_DATASET EXTRACT:_

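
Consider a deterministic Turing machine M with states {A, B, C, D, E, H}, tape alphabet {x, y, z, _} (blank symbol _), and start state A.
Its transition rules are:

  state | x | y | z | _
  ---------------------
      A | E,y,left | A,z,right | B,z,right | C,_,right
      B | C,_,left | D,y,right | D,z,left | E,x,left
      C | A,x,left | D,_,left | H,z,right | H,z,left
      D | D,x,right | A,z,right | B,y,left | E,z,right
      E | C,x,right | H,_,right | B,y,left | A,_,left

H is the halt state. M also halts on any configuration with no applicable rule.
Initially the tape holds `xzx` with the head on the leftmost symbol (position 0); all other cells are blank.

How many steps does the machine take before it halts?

4

state=A head=0 tape=__[x]zx   (A,x)→(E,y,left)
state=E head=-1 tape=_[_]yzx   (E,_)→(A,_,left)
state=A head=-2 tape=[_]_yzx   (A,_)→(C,_,right)
state=C head=-1 tape=_[_]yzx   (C,_)→(H,z,left)
state=H head=-2 tape=[_]zyzx
M halts after 4 transitions.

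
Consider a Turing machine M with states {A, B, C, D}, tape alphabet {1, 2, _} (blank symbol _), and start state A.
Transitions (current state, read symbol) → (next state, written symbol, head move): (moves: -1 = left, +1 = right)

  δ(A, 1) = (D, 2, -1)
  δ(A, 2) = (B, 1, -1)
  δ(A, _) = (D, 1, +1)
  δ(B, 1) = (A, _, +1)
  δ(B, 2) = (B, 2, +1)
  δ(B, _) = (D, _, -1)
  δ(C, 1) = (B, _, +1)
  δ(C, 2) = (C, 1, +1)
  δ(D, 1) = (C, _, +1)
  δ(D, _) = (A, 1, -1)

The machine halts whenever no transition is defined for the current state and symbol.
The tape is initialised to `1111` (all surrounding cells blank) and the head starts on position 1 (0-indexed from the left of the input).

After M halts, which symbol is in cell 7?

1

state=A head=1 tape=1[1]11____   (A,1)→(D,2,-1)
state=D head=0 tape=[1]211____   (D,1)→(C,_,+1)
state=C head=1 tape=_[2]11____   (C,2)→(C,1,+1)
state=C head=2 tape=_1[1]1____   (C,1)→(B,_,+1)
state=B head=3 tape=_1_[1]____   (B,1)→(A,_,+1)
state=A head=4 tape=_1__[_]___   (A,_)→(D,1,+1)
state=D head=5 tape=_1__1[_]__   (D,_)→(A,1,-1)
state=A head=4 tape=_1__[1]1__   (A,1)→(D,2,-1)
state=D head=3 tape=_1_[_]21__   (D,_)→(A,1,-1)
state=A head=2 tape=_1[_]121__   (A,_)→(D,1,+1)
state=D head=3 tape=_11[1]21__   (D,1)→(C,_,+1)
state=C head=4 tape=_11_[2]1__   (C,2)→(C,1,+1)
state=C head=5 tape=_11_1[1]__   (C,1)→(B,_,+1)
state=B head=6 tape=_11_1_[_]_   (B,_)→(D,_,-1)
state=D head=5 tape=_11_1[_]__   (D,_)→(A,1,-1)
state=A head=4 tape=_11_[1]1__   (A,1)→(D,2,-1)
state=D head=3 tape=_11[_]21__   (D,_)→(A,1,-1)
state=A head=2 tape=_1[1]121__   (A,1)→(D,2,-1)
state=D head=1 tape=_[1]2121__   (D,1)→(C,_,+1)
state=C head=2 tape=__[2]121__   (C,2)→(C,1,+1)
state=C head=3 tape=__1[1]21__   (C,1)→(B,_,+1)
state=B head=4 tape=__1_[2]1__   (B,2)→(B,2,+1)
state=B head=5 tape=__1_2[1]__   (B,1)→(A,_,+1)
state=A head=6 tape=__1_2_[_]_   (A,_)→(D,1,+1)
state=D head=7 tape=__1_2_1[_]   (D,_)→(A,1,-1)
state=A head=6 tape=__1_2_[1]1   (A,1)→(D,2,-1)
state=D head=5 tape=__1_2[_]21   (D,_)→(A,1,-1)
state=A head=4 tape=__1_[2]121   (A,2)→(B,1,-1)
state=B head=3 tape=__1[_]1121   (B,_)→(D,_,-1)
state=D head=2 tape=__[1]_1121   (D,1)→(C,_,+1)
state=C head=3 tape=___[_]1121
Cell 7 holds 1 when M halts.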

_TASK OBJECTIVE:_ Repeat the listing. Keep each line precisely as shown.

_RESPONSE AREA:_
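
Consider a deterministic Turing machine M with states {A, B, C, D, E, H}, tape alphabet {x, y, z, _} (blank symbol _), and start state A.
Its transition rules are:

  state | x | y | z | _
  ---------------------
      A | E,y,left | A,z,right | B,z,right | C,_,right
      B | C,_,left | D,y,right | D,z,left | E,x,left
      C | A,x,left | D,_,left | H,z,right | H,z,left
      D | D,x,right | A,z,right | B,y,left | E,z,right
      E | C,x,right | H,_,right | B,y,left | A,_,left

H is the halt state. M also halts on any configuration with no applicable rule.
Initially the tape holds `xzx` with the head on the leftmost symbol (position 0); all other cells are blank.

How many steps does the machine take before it halts?

4

state=A head=0 tape=__[x]zx   (A,x)→(E,y,left)
state=E head=-1 tape=_[_]yzx   (E,_)→(A,_,left)
state=A head=-2 tape=[_]_yzx   (A,_)→(C,_,right)
state=C head=-1 tape=_[_]yzx   (C,_)→(H,z,left)
state=H head=-2 tape=[_]zyzx
M halts after 4 transitions.

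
Consider a Turing machine M with states {A, B, C, D}, tape alphabet {1, 2, _} (blank symbol _), and start state A.
Transitions (current state, read symbol) → (next state, written symbol, head move): (moves: -1 = left, +1 = right)

  δ(A, 1) = (D, 2, -1)
  δ(A, 2) = (B, 1, -1)
  δ(A, _) = (D, 1, +1)
  δ(B, 1) = (A, _, +1)
  δ(B, 2) = (B, 2, +1)
  δ(B, _) = (D, _, -1)
  δ(C, 1) = (B, _, +1)
  δ(C, 2) = (C, 1, +1)
  δ(D, 1) = (C, _, +1)
  δ(D, _) = (A, 1, -1)

The machine halts whenever no transition is defined for the current state and symbol.
The tape is initialised to `1111` (all surrounding cells blank) and the head starts on position 1 (0-indexed from the left of the input).

After M halts, which symbol is in cell 7?

1

state=A head=1 tape=1[1]11____   (A,1)→(D,2,-1)
state=D head=0 tape=[1]211____   (D,1)→(C,_,+1)
state=C head=1 tape=_[2]11____   (C,2)→(C,1,+1)
state=C head=2 tape=_1[1]1____   (C,1)→(B,_,+1)
state=B head=3 tape=_1_[1]____   (B,1)→(A,_,+1)
state=A head=4 tape=_1__[_]___   (A,_)→(D,1,+1)
state=D head=5 tape=_1__1[_]__   (D,_)→(A,1,-1)
state=A head=4 tape=_1__[1]1__   (A,1)→(D,2,-1)
state=D head=3 tape=_1_[_]21__   (D,_)→(A,1,-1)
state=A head=2 tape=_1[_]121__   (A,_)→(D,1,+1)
state=D head=3 tape=_11[1]21__   (D,1)→(C,_,+1)
state=C head=4 tape=_11_[2]1__   (C,2)→(C,1,+1)
state=C head=5 tape=_11_1[1]__   (C,1)→(B,_,+1)
state=B head=6 tape=_11_1_[_]_   (B,_)→(D,_,-1)
state=D head=5 tape=_11_1[_]__   (D,_)→(A,1,-1)
state=A head=4 tape=_11_[1]1__   (A,1)→(D,2,-1)
state=D head=3 tape=_11[_]21__   (D,_)→(A,1,-1)
state=A head=2 tape=_1[1]121__   (A,1)→(D,2,-1)
state=D head=1 tape=_[1]2121__   (D,1)→(C,_,+1)
state=C head=2 tape=__[2]121__   (C,2)→(C,1,+1)
state=C head=3 tape=__1[1]21__   (C,1)→(B,_,+1)
state=B head=4 tape=__1_[2]1__   (B,2)→(B,2,+1)
state=B head=5 tape=__1_2[1]__   (B,1)→(A,_,+1)
state=A head=6 tape=__1_2_[_]_   (A,_)→(D,1,+1)
state=D head=7 tape=__1_2_1[_]   (D,_)→(A,1,-1)
state=A head=6 tape=__1_2_[1]1   (A,1)→(D,2,-1)
state=D head=5 tape=__1_2[_]21   (D,_)→(A,1,-1)
state=A head=4 tape=__1_[2]121   (A,2)→(B,1,-1)
state=B head=3 tape=__1[_]1121   (B,_)→(D,_,-1)
state=D head=2 tape=__[1]_1121   (D,1)→(C,_,+1)
state=C head=3 tape=___[_]1121
Cell 7 holds 1 when M halts.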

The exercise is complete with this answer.